- [Work required]: Without altering a single character, set down all of the data below.

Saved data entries
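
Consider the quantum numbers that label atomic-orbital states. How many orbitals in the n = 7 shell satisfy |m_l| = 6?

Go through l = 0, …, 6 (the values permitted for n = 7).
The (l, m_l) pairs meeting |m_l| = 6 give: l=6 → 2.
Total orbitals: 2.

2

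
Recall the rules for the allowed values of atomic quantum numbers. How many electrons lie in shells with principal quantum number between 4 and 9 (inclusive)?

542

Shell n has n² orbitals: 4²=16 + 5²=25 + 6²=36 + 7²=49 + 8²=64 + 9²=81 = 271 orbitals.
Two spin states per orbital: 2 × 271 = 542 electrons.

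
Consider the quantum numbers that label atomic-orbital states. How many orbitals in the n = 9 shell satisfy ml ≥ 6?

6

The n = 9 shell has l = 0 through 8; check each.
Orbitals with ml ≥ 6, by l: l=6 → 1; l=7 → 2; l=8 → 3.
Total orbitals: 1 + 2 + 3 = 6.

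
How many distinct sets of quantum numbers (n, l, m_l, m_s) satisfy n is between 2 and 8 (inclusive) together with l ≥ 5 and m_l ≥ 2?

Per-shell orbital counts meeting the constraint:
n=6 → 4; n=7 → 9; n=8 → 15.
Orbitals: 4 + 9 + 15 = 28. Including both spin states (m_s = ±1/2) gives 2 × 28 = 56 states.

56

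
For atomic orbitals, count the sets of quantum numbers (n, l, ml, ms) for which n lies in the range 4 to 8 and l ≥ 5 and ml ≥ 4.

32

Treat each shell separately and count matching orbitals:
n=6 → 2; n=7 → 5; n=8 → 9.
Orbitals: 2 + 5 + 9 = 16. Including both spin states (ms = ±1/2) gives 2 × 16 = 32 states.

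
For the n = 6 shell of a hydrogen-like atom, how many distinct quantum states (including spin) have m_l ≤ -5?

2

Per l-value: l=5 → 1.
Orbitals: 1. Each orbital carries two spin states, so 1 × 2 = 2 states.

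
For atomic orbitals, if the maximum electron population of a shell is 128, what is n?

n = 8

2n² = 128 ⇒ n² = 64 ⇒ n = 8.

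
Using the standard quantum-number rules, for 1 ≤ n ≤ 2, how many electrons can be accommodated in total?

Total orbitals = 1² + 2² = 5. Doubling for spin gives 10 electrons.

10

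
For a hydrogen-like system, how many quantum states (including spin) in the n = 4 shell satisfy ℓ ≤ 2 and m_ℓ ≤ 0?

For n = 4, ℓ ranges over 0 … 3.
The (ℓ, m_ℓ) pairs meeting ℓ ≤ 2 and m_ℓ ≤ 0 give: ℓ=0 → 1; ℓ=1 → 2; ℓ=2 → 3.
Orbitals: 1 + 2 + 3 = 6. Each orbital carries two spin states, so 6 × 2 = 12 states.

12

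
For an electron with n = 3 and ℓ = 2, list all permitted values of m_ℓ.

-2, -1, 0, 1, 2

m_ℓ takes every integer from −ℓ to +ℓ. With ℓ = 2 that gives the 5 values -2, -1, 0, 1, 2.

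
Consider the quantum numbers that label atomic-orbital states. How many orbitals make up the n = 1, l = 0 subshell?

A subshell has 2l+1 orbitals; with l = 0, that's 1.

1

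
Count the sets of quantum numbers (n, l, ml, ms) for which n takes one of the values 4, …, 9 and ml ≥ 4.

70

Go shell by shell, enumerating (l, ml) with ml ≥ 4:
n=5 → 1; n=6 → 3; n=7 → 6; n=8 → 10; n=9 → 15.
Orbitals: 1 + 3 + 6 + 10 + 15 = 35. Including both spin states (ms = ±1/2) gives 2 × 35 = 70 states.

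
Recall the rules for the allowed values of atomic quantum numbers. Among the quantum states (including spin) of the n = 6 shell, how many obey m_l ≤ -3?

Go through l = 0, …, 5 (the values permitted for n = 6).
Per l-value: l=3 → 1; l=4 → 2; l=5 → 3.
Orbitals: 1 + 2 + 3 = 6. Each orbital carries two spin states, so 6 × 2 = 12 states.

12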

- [Exercise response]:
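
Consider the quantum numbers that label atomic-orbital states. How many orbitals in the n = 7 shell satisfy |m_l| = 6?

Go through l = 0, …, 6 (the values permitted for n = 7).
The (l, m_l) pairs meeting |m_l| = 6 give: l=6 → 2.
Total orbitals: 2.

2

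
Recall the rules for the allowed values of atomic quantum numbers. How many electrons lie in shells with principal quantum number between 4 and 9 (inclusive)?

542

Shell n has n² orbitals: 4²=16 + 5²=25 + 6²=36 + 7²=49 + 8²=64 + 9²=81 = 271 orbitals.
Two spin states per orbital: 2 × 271 = 542 electrons.

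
Consider the quantum numbers that label atomic-orbital states. How many orbitals in the n = 9 shell satisfy ml ≥ 6?

6

The n = 9 shell has l = 0 through 8; check each.
Orbitals with ml ≥ 6, by l: l=6 → 1; l=7 → 2; l=8 → 3.
Total orbitals: 1 + 2 + 3 = 6.

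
How many distinct sets of quantum numbers (n, l, m_l, m_s) satisfy n is between 2 and 8 (inclusive) together with l ≥ 5 and m_l ≥ 2?

Per-shell orbital counts meeting the constraint:
n=6 → 4; n=7 → 9; n=8 → 15.
Orbitals: 4 + 9 + 15 = 28. Including both spin states (m_s = ±1/2) gives 2 × 28 = 56 states.

56

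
For atomic orbitals, count the sets of quantum numbers (n, l, ml, ms) for which n lies in the range 4 to 8 and l ≥ 5 and ml ≥ 4.

32

Treat each shell separately and count matching orbitals:
n=6 → 2; n=7 → 5; n=8 → 9.
Orbitals: 2 + 5 + 9 = 16. Including both spin states (ms = ±1/2) gives 2 × 16 = 32 states.

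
For the n = 6 shell of a hydrogen-like atom, how many distinct quantum states (including spin) have m_l ≤ -5?

2

Per l-value: l=5 → 1.
Orbitals: 1. Each orbital carries two spin states, so 1 × 2 = 2 states.

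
For atomic orbitals, if the maximum electron population of a shell is 128, what is n?

n = 8

2n² = 128 ⇒ n² = 64 ⇒ n = 8.

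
Using the standard quantum-number rules, for 1 ≤ n ≤ 2, how many electrons can be accommodated in total?

Total orbitals = 1² + 2² = 5. Doubling for spin gives 10 electrons.

10

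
For a hydrogen-like system, how many quantum states (including spin) in the n = 4 shell satisfy ℓ ≤ 2 and m_ℓ ≤ 0?

For n = 4, ℓ ranges over 0 … 3.
The (ℓ, m_ℓ) pairs meeting ℓ ≤ 2 and m_ℓ ≤ 0 give: ℓ=0 → 1; ℓ=1 → 2; ℓ=2 → 3.
Orbitals: 1 + 2 + 3 = 6. Each orbital carries two spin states, so 6 × 2 = 12 states.

12

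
For an electron with n = 3 and ℓ = 2, list all permitted values of m_ℓ.

-2, -1, 0, 1, 2

m_ℓ takes every integer from −ℓ to +ℓ. With ℓ = 2 that gives the 5 values -2, -1, 0, 1, 2.

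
Consider the quantum numbers that label atomic-orbital states. How many orbitals make up the n = 1, l = 0 subshell?

A subshell has 2l+1 orbitals; with l = 0, that's 1.

1

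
Count the sets of quantum numbers (n, l, ml, ms) for which n takes one of the values 4, …, 9 and ml ≥ 4.

70

Go shell by shell, enumerating (l, ml) with ml ≥ 4:
n=5 → 1; n=6 → 3; n=7 → 6; n=8 → 10; n=9 → 15.
Orbitals: 1 + 3 + 6 + 10 + 15 = 35. Including both spin states (ms = ±1/2) gives 2 × 35 = 70 states.

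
Recall the rules for the allowed values of atomic quantum numbers. Among the quantum states (including spin) of the n = 6 shell, how many obey m_l ≤ -3?

Go through l = 0, …, 5 (the values permitted for n = 6).
Per l-value: l=3 → 1; l=4 → 2; l=5 → 3.
Orbitals: 1 + 2 + 3 = 6. Each orbital carries two spin states, so 6 × 2 = 12 states.

12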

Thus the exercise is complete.